**Problem requirements**
Transcribe the entries in full, keeping each word as it is.

**Provided information**
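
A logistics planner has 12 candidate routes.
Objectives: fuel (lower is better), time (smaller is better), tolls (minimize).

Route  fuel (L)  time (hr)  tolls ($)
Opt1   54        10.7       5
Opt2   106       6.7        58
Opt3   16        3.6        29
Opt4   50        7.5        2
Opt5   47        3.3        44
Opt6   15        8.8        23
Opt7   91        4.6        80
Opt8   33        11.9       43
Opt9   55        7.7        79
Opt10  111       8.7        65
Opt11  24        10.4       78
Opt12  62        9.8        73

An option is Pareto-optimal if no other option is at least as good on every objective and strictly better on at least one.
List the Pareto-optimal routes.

Opt1: dominated by Opt4 (fuel 50≤54, time 7.5≤10.7, tolls 2≤5).
Opt2: dominated by Opt3 (fuel 16≤106, time 3.6≤6.7, tolls 29≤58).
Opt3: not dominated.
Opt4: not dominated (best tolls).
Opt5: not dominated (best time).
Opt6: not dominated (best fuel).
Opt7: dominated by Opt3 (fuel 16≤91, time 3.6≤4.6, tolls 29≤80).
Opt8: dominated by Opt3 (fuel 16≤33, time 3.6≤11.9, tolls 29≤43).
Opt9: dominated by Opt3 (fuel 16≤55, time 3.6≤7.7, tolls 29≤79).
Opt10: dominated by Opt2 (fuel 106≤111, time 6.7≤8.7, tolls 58≤65).
Opt11: dominated by Opt3 (fuel 16≤24, time 3.6≤10.4, tolls 29≤78).
Opt12: dominated by Opt3 (fuel 16≤62, time 3.6≤9.8, tolls 29≤73).

Opt3, Opt4, Opt5, Opt6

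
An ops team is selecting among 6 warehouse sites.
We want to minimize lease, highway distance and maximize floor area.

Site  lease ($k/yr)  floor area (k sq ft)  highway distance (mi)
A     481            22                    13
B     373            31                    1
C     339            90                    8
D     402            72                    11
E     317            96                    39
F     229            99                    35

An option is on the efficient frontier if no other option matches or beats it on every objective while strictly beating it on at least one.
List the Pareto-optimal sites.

B, C, F

A: dominated by B (lease 373≤481, floor area 31≥22, highway distance 1≤13).
B: not dominated (best highway distance).
C: not dominated.
D: dominated by C (lease 339≤402, floor area 90≥72, highway distance 8≤11).
E: dominated by F (lease 229≤317, floor area 99≥96, highway distance 35≤39).
F: not dominated (best lease).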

**Final answer**
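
A logistics planner has 12 candidate routes.
Objectives: fuel (lower is better), time (smaller is better), tolls (minimize).

Route  fuel (L)  time (hr)  tolls ($)
Opt1   54        10.7       5
Opt2   106       6.7        58
Opt3   16        3.6        29
Opt4   50        7.5        2
Opt5   47        3.3        44
Opt6   15        8.8        23
Opt7   91        4.6        80
Opt8   33        11.9       43
Opt9   55        7.7        79
Opt10  111       8.7        65
Opt11  24        10.4       78
Opt12  62        9.8        73

An option is Pareto-optimal if no other option is at least as good on every objective and strictly better on at least one.
List the Pareto-optimal routes.

Opt1: dominated by Opt4 (fuel 50≤54, time 7.5≤10.7, tolls 2≤5).
Opt2: dominated by Opt3 (fuel 16≤106, time 3.6≤6.7, tolls 29≤58).
Opt3: not dominated.
Opt4: not dominated (best tolls).
Opt5: not dominated (best time).
Opt6: not dominated (best fuel).
Opt7: dominated by Opt3 (fuel 16≤91, time 3.6≤4.6, tolls 29≤80).
Opt8: dominated by Opt3 (fuel 16≤33, time 3.6≤11.9, tolls 29≤43).
Opt9: dominated by Opt3 (fuel 16≤55, time 3.6≤7.7, tolls 29≤79).
Opt10: dominated by Opt2 (fuel 106≤111, time 6.7≤8.7, tolls 58≤65).
Opt11: dominated by Opt3 (fuel 16≤24, time 3.6≤10.4, tolls 29≤78).
Opt12: dominated by Opt3 (fuel 16≤62, time 3.6≤9.8, tolls 29≤73).

Opt3, Opt4, Opt5, Opt6

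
An ops team is selecting among 6 warehouse sites.
We want to minimize lease, highway distance and maximize floor area.

Site  lease ($k/yr)  floor area (k sq ft)  highway distance (mi)
A     481            22                    13
B     373            31                    1
C     339            90                    8
D     402            72                    11
E     317            96                    39
F     229            99                    35

An option is on the efficient frontier if no other option matches or beats it on every objective while strictly beating it on at least one.
List the Pareto-optimal sites.

B, C, F

A: dominated by B (lease 373≤481, floor area 31≥22, highway distance 1≤13).
B: not dominated (best highway distance).
C: not dominated.
D: dominated by C (lease 339≤402, floor area 90≥72, highway distance 8≤11).
E: dominated by F (lease 229≤317, floor area 99≥96, highway distance 35≤39).
F: not dominated (best lease).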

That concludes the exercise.